- _Exercise goal_
Each line of the data below from the one holding "g = (1 2 3 7 5)(4 8)" to the one holding "Target: (1 6 5 3 4)", inclusive, is to be reproduced exactly; no other line belongs in the answer.

┄┄┄┄┄┄

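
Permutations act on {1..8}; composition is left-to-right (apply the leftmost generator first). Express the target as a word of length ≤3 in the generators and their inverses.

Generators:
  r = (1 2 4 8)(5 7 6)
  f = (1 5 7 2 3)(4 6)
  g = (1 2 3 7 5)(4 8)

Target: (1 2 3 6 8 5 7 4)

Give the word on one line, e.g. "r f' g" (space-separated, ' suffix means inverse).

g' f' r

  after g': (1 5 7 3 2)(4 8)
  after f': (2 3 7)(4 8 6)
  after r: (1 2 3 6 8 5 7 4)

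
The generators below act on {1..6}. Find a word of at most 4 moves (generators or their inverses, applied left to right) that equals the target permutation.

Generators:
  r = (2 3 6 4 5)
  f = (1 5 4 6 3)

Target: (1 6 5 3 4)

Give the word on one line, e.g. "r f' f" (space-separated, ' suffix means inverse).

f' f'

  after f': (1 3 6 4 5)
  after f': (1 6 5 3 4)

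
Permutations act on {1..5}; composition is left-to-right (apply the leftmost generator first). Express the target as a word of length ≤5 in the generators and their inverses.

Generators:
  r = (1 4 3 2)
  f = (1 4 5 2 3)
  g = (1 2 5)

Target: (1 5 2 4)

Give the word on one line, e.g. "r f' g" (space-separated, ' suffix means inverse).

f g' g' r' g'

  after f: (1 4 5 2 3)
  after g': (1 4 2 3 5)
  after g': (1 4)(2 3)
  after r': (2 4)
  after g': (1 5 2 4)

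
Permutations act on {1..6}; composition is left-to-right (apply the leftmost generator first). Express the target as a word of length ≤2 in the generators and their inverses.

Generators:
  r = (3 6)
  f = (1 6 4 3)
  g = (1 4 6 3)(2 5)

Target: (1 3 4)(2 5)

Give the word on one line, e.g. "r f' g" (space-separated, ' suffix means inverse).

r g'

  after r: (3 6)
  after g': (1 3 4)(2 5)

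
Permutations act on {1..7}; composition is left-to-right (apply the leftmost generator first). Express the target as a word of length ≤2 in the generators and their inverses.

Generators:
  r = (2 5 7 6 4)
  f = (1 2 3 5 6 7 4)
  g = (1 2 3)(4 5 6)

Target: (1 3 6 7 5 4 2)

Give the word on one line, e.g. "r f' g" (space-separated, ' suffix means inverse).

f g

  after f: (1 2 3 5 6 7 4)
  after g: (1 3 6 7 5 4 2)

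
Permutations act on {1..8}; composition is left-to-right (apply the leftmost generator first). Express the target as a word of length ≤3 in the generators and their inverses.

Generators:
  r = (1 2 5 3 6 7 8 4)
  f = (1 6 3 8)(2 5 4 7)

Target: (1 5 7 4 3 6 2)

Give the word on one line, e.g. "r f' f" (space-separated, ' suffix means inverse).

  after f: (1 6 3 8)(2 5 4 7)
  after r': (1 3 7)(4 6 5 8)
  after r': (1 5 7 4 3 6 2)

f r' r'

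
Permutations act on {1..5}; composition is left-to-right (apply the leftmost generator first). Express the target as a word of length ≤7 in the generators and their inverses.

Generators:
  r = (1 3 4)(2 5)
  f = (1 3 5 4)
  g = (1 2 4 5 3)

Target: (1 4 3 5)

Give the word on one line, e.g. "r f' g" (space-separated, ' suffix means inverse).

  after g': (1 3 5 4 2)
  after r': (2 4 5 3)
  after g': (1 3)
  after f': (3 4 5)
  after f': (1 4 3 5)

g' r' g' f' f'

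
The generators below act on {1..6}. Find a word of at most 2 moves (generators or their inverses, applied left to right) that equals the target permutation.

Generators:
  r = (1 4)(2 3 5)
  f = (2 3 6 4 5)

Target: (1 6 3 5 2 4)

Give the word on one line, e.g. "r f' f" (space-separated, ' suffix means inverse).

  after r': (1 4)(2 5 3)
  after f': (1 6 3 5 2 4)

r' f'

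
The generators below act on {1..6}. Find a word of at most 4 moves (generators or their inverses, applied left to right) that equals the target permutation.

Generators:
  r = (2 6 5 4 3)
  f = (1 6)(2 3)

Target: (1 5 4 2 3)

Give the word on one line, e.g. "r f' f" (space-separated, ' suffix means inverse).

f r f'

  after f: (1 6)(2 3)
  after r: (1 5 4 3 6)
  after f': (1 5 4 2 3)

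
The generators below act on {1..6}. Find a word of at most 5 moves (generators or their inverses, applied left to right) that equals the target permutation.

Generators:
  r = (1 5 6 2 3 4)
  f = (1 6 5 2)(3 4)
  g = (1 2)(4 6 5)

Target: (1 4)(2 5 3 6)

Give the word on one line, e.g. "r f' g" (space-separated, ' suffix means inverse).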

┄┄┄┄┄┄

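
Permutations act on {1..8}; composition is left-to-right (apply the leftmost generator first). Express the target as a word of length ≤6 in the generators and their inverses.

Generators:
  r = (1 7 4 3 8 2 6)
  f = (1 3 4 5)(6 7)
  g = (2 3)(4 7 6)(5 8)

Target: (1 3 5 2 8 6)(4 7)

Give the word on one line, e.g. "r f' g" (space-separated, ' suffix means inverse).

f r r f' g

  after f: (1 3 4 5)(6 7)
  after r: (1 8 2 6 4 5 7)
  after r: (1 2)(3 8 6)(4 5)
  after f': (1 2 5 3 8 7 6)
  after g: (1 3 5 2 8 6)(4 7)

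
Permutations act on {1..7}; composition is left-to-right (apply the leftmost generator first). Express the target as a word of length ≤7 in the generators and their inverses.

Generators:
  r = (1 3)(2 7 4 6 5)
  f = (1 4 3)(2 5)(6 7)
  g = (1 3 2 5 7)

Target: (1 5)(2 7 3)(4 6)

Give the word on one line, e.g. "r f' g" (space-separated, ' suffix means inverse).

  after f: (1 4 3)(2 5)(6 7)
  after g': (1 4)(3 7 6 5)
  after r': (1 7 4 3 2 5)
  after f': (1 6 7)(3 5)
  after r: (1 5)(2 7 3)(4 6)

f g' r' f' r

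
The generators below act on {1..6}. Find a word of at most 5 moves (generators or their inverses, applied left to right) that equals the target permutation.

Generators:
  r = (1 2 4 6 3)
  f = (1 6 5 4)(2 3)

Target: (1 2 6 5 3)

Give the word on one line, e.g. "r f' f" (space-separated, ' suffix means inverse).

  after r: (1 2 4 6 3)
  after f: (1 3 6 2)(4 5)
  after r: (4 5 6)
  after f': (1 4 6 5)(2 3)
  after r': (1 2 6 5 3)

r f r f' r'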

┄┄┄┄┄┄

- _Response to this exercise_
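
  g = (1 2 3 7 5)(4 8)

Target: (1 2 3 6 8 5 7 4)

Give the word on one line, e.g. "r f' g" (space-separated, ' suffix means inverse).

g' f' r

  after g': (1 5 7 3 2)(4 8)
  after f': (2 3 7)(4 8 6)
  after r: (1 2 3 6 8 5 7 4)

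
The generators below act on {1..6}. Find a word of at most 4 moves (generators or their inverses, applied left to right) that equals the target permutation.

Generators:
  r = (2 3 6 4 5)
  f = (1 5 4 6 3)

Target: (1 6 5 3 4)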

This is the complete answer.